Exercise> Copy out the listing below, keeping every character as is.
-*-*-
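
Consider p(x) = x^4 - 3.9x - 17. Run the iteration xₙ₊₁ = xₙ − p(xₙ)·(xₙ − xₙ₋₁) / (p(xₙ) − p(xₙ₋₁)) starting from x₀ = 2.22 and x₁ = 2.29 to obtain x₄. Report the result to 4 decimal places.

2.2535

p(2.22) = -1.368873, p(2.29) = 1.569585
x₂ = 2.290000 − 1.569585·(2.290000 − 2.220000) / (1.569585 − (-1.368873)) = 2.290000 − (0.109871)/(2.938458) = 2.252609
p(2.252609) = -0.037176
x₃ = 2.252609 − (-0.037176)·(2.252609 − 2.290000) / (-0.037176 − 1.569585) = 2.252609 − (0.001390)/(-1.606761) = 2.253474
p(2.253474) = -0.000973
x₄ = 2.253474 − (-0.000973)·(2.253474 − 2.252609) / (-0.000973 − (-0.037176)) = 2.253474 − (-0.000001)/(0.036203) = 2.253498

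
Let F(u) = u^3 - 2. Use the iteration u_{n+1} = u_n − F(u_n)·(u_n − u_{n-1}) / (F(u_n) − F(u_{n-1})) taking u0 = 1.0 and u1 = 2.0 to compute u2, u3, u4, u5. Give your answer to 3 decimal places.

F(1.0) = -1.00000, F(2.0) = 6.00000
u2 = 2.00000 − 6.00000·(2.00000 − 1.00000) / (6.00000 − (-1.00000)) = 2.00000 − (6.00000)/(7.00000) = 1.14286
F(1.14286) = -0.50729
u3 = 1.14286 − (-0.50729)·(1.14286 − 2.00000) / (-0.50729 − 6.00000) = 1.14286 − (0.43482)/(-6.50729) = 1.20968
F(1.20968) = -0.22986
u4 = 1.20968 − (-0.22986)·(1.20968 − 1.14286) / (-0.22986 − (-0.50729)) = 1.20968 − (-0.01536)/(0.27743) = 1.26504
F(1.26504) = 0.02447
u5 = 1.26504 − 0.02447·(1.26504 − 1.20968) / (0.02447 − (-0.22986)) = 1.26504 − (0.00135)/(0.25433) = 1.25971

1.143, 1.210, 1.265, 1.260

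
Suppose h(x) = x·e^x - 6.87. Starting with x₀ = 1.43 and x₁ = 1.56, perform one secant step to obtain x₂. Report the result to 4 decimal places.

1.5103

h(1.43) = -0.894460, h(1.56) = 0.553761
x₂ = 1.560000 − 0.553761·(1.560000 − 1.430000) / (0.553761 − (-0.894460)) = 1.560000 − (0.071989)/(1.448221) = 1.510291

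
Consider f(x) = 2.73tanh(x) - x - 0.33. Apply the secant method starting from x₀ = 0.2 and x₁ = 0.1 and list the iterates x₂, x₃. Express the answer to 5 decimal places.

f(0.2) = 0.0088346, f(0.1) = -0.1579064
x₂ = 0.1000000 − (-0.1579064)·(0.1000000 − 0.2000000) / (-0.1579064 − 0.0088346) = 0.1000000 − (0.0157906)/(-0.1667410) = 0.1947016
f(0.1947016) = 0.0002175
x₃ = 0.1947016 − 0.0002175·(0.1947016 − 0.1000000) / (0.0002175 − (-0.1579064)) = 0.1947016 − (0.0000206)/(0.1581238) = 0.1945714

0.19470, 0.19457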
-*-*-
Completed exercise>
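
Consider p(x) = x^4 - 3.9x - 17. Run the iteration xₙ₊₁ = xₙ − p(xₙ)·(xₙ − xₙ₋₁) / (p(xₙ) − p(xₙ₋₁)) starting from x₀ = 2.22 and x₁ = 2.29 to obtain x₄. Report the result to 4 decimal places.

2.2535

p(2.22) = -1.368873, p(2.29) = 1.569585
x₂ = 2.290000 − 1.569585·(2.290000 − 2.220000) / (1.569585 − (-1.368873)) = 2.290000 − (0.109871)/(2.938458) = 2.252609
p(2.252609) = -0.037176
x₃ = 2.252609 − (-0.037176)·(2.252609 − 2.290000) / (-0.037176 − 1.569585) = 2.252609 − (0.001390)/(-1.606761) = 2.253474
p(2.253474) = -0.000973
x₄ = 2.253474 − (-0.000973)·(2.253474 − 2.252609) / (-0.000973 − (-0.037176)) = 2.253474 − (-0.000001)/(0.036203) = 2.253498

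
Let F(u) = u^3 - 2. Use the iteration u_{n+1} = u_n − F(u_n)·(u_n − u_{n-1}) / (F(u_n) − F(u_{n-1})) taking u0 = 1.0 and u1 = 2.0 to compute u2, u3, u4, u5. Give your answer to 3 decimal places.

F(1.0) = -1.00000, F(2.0) = 6.00000
u2 = 2.00000 − 6.00000·(2.00000 − 1.00000) / (6.00000 − (-1.00000)) = 2.00000 − (6.00000)/(7.00000) = 1.14286
F(1.14286) = -0.50729
u3 = 1.14286 − (-0.50729)·(1.14286 − 2.00000) / (-0.50729 − 6.00000) = 1.14286 − (0.43482)/(-6.50729) = 1.20968
F(1.20968) = -0.22986
u4 = 1.20968 − (-0.22986)·(1.20968 − 1.14286) / (-0.22986 − (-0.50729)) = 1.20968 − (-0.01536)/(0.27743) = 1.26504
F(1.26504) = 0.02447
u5 = 1.26504 − 0.02447·(1.26504 − 1.20968) / (0.02447 − (-0.22986)) = 1.26504 − (0.00135)/(0.25433) = 1.25971

1.143, 1.210, 1.265, 1.260

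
Suppose h(x) = x·e^x - 6.87. Starting with x₀ = 1.43 and x₁ = 1.56, perform one secant step to obtain x₂. Report the result to 4 decimal places.

1.5103

h(1.43) = -0.894460, h(1.56) = 0.553761
x₂ = 1.560000 − 0.553761·(1.560000 − 1.430000) / (0.553761 − (-0.894460)) = 1.560000 − (0.071989)/(1.448221) = 1.510291

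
Consider f(x) = 2.73tanh(x) - x - 0.33. Apply the secant method starting from x₀ = 0.2 and x₁ = 0.1 and list the iterates x₂, x₃. Express the answer to 5 decimal places.

f(0.2) = 0.0088346, f(0.1) = -0.1579064
x₂ = 0.1000000 − (-0.1579064)·(0.1000000 − 0.2000000) / (-0.1579064 − 0.0088346) = 0.1000000 − (0.0157906)/(-0.1667410) = 0.1947016
f(0.1947016) = 0.0002175
x₃ = 0.1947016 − 0.0002175·(0.1947016 − 0.1000000) / (0.0002175 − (-0.1579064)) = 0.1947016 − (0.0000206)/(0.1581238) = 0.1945714

0.19470, 0.19457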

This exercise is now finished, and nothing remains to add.